Material provided Block Start
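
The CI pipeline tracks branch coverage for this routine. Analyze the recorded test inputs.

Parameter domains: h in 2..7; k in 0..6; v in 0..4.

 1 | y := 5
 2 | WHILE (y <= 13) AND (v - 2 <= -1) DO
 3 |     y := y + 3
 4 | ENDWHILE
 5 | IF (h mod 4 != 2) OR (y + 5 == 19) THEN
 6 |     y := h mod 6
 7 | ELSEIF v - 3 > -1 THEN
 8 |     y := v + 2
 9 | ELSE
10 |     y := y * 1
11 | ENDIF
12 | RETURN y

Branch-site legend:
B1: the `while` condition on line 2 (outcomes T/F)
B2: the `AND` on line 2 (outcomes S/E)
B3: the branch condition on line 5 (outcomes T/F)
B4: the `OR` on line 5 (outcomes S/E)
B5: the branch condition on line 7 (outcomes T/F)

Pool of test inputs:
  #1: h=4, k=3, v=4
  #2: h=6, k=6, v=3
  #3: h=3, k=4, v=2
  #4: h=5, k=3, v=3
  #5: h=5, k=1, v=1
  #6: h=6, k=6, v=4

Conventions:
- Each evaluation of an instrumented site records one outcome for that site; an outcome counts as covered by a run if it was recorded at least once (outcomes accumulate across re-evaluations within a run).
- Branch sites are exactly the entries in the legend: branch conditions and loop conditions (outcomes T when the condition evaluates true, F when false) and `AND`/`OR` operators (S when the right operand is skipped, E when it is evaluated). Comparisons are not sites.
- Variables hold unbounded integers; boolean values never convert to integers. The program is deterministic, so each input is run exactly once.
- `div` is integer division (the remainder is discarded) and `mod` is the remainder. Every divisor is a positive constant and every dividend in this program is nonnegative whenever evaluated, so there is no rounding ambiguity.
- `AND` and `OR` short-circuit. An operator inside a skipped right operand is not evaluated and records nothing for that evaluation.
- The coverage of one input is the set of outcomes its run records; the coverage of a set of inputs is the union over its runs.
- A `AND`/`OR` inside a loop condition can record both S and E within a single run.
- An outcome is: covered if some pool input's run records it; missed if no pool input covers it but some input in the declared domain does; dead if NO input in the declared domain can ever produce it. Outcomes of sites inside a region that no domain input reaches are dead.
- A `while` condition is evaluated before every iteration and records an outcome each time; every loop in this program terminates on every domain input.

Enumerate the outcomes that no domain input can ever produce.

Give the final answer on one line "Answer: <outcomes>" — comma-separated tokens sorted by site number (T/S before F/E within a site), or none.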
Material provided Block End
Material provided Block Start
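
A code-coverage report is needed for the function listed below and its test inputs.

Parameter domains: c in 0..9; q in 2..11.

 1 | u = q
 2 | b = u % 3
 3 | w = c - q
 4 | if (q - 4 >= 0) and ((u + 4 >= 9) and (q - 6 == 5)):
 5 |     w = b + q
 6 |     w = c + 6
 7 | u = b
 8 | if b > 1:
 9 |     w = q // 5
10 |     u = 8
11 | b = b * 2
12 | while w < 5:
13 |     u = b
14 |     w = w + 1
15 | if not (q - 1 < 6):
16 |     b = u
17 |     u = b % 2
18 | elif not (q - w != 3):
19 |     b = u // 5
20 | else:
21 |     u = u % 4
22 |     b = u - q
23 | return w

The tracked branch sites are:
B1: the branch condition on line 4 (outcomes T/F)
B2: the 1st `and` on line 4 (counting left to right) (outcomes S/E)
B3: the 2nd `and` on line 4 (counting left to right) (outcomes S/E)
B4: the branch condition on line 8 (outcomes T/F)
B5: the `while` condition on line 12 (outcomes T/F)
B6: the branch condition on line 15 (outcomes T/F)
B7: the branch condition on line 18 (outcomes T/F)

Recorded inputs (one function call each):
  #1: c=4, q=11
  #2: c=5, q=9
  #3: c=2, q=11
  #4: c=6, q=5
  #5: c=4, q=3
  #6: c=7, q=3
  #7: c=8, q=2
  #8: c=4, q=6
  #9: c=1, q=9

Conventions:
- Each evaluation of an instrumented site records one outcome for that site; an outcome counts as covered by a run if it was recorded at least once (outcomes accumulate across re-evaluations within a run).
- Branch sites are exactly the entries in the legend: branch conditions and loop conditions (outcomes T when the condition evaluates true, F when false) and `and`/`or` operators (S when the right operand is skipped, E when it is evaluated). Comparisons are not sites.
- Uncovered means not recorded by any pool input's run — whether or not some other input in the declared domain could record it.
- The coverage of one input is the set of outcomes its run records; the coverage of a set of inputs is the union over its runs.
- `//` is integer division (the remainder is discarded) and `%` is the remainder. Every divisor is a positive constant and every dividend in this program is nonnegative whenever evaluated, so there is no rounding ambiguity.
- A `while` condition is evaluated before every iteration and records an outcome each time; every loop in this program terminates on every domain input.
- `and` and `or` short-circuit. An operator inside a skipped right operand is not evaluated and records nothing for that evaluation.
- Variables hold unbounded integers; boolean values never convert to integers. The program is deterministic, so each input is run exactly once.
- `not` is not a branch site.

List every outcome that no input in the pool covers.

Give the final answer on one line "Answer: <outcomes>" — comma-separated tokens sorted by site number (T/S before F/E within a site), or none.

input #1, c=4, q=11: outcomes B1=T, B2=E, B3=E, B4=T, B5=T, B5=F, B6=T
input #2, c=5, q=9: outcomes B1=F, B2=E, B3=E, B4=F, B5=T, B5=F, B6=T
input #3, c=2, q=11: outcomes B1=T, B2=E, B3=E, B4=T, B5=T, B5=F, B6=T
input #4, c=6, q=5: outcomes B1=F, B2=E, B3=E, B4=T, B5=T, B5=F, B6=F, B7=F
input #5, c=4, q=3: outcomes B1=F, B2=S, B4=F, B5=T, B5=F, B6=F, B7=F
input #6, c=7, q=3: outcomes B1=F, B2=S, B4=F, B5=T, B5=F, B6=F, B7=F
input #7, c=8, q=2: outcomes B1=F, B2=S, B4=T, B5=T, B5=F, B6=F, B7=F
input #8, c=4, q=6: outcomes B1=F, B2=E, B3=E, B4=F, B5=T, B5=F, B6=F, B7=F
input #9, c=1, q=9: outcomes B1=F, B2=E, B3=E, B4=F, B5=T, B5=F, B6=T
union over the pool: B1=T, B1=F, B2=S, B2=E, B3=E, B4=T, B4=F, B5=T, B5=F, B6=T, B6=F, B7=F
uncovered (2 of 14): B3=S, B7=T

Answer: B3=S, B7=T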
Material provided Block End
Material provided Block Start
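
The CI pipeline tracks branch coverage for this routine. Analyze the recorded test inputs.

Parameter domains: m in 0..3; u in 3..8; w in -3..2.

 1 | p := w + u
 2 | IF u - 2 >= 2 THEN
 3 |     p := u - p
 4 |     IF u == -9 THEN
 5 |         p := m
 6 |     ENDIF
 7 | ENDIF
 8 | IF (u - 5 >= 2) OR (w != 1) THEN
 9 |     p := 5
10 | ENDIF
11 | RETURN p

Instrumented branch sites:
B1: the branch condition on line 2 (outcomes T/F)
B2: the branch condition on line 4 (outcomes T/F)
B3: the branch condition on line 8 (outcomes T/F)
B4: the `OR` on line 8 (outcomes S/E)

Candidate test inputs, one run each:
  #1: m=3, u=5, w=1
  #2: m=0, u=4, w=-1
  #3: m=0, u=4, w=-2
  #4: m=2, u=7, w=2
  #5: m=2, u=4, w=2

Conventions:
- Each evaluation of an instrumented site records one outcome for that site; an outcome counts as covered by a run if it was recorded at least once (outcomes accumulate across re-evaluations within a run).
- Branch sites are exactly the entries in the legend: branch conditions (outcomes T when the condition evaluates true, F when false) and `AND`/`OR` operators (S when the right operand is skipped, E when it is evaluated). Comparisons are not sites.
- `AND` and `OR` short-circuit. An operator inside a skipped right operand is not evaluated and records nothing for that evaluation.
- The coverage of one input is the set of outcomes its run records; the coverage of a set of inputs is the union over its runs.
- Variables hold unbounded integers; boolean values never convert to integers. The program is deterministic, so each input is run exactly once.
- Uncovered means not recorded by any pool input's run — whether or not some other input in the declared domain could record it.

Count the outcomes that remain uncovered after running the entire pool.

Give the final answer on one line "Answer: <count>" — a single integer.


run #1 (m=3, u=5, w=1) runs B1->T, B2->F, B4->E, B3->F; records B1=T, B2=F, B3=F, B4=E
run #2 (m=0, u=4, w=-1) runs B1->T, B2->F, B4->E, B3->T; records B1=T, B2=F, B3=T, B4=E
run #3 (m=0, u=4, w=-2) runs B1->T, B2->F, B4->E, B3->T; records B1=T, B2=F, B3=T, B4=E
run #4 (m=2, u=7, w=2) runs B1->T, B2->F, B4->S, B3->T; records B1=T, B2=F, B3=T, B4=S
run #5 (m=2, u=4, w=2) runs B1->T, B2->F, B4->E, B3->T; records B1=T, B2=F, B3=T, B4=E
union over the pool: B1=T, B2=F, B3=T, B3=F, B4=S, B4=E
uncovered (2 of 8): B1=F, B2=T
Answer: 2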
Material provided Block End
- [Task prompt]: Would you please repeat exactly the lines above, starting at the line with "#9: c=1, q=9" and stopping at the line with "List every outcome", both included?

- [Final answer]:
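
  #9: c=1, q=9

Conventions:
- Each evaluation of an instrumented site records one outcome for that site; an outcome counts as covered by a run if it was recorded at least once (outcomes accumulate across re-evaluations within a run).
- Branch sites are exactly the entries in the legend: branch conditions and loop conditions (outcomes T when the condition evaluates true, F when false) and `and`/`or` operators (S when the right operand is skipped, E when it is evaluated). Comparisons are not sites.
- Uncovered means not recorded by any pool input's run — whether or not some other input in the declared domain could record it.
- The coverage of one input is the set of outcomes its run records; the coverage of a set of inputs is the union over its runs.
- `//` is integer division (the remainder is discarded) and `%` is the remainder. Every divisor is a positive constant and every dividend in this program is nonnegative whenever evaluated, so there is no rounding ambiguity.
- A `while` condition is evaluated before every iteration and records an outcome each time; every loop in this program terminates on every domain input.
- `and` and `or` short-circuit. An operator inside a skipped right operand is not evaluated and records nothing for that evaluation.
- Variables hold unbounded integers; boolean values never convert to integers. The program is deterministic, so each input is run exactly once.
- `not` is not a branch site.

List every outcome that no input in the pool covers.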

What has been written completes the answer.